Work instructions:
The whole listing below is to be repeated without alteration.

[Start of section]

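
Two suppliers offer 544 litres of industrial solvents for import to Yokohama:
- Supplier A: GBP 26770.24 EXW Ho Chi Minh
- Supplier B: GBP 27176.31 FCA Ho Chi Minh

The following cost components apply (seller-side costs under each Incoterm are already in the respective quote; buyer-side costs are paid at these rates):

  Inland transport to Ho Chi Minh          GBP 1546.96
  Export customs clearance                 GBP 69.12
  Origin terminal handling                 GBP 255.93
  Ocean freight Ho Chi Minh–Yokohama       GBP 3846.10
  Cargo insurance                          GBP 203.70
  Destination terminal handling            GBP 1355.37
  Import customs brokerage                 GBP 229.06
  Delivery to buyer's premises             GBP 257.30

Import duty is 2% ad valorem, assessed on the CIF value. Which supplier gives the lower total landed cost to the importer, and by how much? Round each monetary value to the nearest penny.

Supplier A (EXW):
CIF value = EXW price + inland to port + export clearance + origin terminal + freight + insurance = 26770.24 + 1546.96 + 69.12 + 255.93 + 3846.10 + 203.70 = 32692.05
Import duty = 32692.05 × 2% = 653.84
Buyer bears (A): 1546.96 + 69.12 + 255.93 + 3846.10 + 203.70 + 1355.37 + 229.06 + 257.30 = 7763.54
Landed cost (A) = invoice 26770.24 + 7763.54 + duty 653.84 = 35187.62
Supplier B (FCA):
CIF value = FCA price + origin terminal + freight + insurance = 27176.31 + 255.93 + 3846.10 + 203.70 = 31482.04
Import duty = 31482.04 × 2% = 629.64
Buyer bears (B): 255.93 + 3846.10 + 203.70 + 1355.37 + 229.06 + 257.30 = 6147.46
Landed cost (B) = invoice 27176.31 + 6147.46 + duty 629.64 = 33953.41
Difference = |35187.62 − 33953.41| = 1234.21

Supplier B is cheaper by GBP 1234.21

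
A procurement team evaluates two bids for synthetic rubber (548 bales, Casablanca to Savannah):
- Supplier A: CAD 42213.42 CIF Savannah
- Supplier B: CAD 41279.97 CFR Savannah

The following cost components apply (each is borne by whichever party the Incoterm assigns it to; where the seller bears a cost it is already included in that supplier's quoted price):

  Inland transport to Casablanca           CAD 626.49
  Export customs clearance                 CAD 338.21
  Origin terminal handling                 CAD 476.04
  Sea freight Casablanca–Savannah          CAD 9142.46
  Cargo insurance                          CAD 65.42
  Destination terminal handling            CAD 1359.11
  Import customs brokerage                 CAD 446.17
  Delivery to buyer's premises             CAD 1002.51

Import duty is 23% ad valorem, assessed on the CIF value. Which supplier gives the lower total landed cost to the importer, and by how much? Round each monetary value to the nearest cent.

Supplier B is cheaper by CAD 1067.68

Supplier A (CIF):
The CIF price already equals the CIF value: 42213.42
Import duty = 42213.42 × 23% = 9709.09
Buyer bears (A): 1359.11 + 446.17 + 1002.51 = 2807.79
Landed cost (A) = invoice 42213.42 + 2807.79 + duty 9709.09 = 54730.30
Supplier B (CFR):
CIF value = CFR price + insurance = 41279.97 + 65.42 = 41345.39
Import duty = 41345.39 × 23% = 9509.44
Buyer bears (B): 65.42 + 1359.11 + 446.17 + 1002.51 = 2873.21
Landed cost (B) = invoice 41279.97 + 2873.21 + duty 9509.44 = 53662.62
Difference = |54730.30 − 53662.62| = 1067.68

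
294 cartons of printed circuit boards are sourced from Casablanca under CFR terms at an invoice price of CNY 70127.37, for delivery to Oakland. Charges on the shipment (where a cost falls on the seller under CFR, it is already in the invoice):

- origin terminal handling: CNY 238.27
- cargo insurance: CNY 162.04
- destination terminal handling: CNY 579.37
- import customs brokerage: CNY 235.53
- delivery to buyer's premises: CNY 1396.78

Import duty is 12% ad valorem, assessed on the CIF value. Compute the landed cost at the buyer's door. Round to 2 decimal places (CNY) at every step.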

[End of section]

Output for this exercise:
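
Two suppliers offer 544 litres of industrial solvents for import to Yokohama:
- Supplier A: GBP 26770.24 EXW Ho Chi Minh
- Supplier B: GBP 27176.31 FCA Ho Chi Minh

The following cost components apply (seller-side costs under each Incoterm are already in the respective quote; buyer-side costs are paid at these rates):

  Inland transport to Ho Chi Minh          GBP 1546.96
  Export customs clearance                 GBP 69.12
  Origin terminal handling                 GBP 255.93
  Ocean freight Ho Chi Minh–Yokohama       GBP 3846.10
  Cargo insurance                          GBP 203.70
  Destination terminal handling            GBP 1355.37
  Import customs brokerage                 GBP 229.06
  Delivery to buyer's premises             GBP 257.30

Import duty is 2% ad valorem, assessed on the CIF value. Which supplier gives the lower total landed cost to the importer, and by how much? Round each monetary value to the nearest penny.

Supplier A (EXW):
CIF value = EXW price + inland to port + export clearance + origin terminal + freight + insurance = 26770.24 + 1546.96 + 69.12 + 255.93 + 3846.10 + 203.70 = 32692.05
Import duty = 32692.05 × 2% = 653.84
Buyer bears (A): 1546.96 + 69.12 + 255.93 + 3846.10 + 203.70 + 1355.37 + 229.06 + 257.30 = 7763.54
Landed cost (A) = invoice 26770.24 + 7763.54 + duty 653.84 = 35187.62
Supplier B (FCA):
CIF value = FCA price + origin terminal + freight + insurance = 27176.31 + 255.93 + 3846.10 + 203.70 = 31482.04
Import duty = 31482.04 × 2% = 629.64
Buyer bears (B): 255.93 + 3846.10 + 203.70 + 1355.37 + 229.06 + 257.30 = 6147.46
Landed cost (B) = invoice 27176.31 + 6147.46 + duty 629.64 = 33953.41
Difference = |35187.62 − 33953.41| = 1234.21

Supplier B is cheaper by GBP 1234.21

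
A procurement team evaluates two bids for synthetic rubber (548 bales, Casablanca to Savannah):
- Supplier A: CAD 42213.42 CIF Savannah
- Supplier B: CAD 41279.97 CFR Savannah

The following cost components apply (each is borne by whichever party the Incoterm assigns it to; where the seller bears a cost it is already included in that supplier's quoted price):

  Inland transport to Casablanca           CAD 626.49
  Export customs clearance                 CAD 338.21
  Origin terminal handling                 CAD 476.04
  Sea freight Casablanca–Savannah          CAD 9142.46
  Cargo insurance                          CAD 65.42
  Destination terminal handling            CAD 1359.11
  Import customs brokerage                 CAD 446.17
  Delivery to buyer's premises             CAD 1002.51

Import duty is 23% ad valorem, assessed on the CIF value. Which supplier gives the lower total landed cost to the importer, and by how much? Round each monetary value to the nearest cent.

Supplier B is cheaper by CAD 1067.68

Supplier A (CIF):
The CIF price already equals the CIF value: 42213.42
Import duty = 42213.42 × 23% = 9709.09
Buyer bears (A): 1359.11 + 446.17 + 1002.51 = 2807.79
Landed cost (A) = invoice 42213.42 + 2807.79 + duty 9709.09 = 54730.30
Supplier B (CFR):
CIF value = CFR price + insurance = 41279.97 + 65.42 = 41345.39
Import duty = 41345.39 × 23% = 9509.44
Buyer bears (B): 65.42 + 1359.11 + 446.17 + 1002.51 = 2873.21
Landed cost (B) = invoice 41279.97 + 2873.21 + duty 9509.44 = 53662.62
Difference = |54730.30 − 53662.62| = 1067.68

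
294 cartons of printed circuit boards are sourced from Casablanca under CFR terms at an invoice price of CNY 70127.37, for delivery to Oakland. Charges on the shipment (where a cost falls on the seller under CFR, it is already in the invoice):

- origin terminal handling: CNY 238.27
- cargo insurance: CNY 162.04
- destination terminal handling: CNY 579.37
- import customs brokerage: CNY 235.53
- delivery to buyer's premises: CNY 1396.78

Import duty is 12% ad valorem, assessed on the CIF value. Compute the landed cost at the buyer's door. Round to 2 decimal places (CNY) at every step.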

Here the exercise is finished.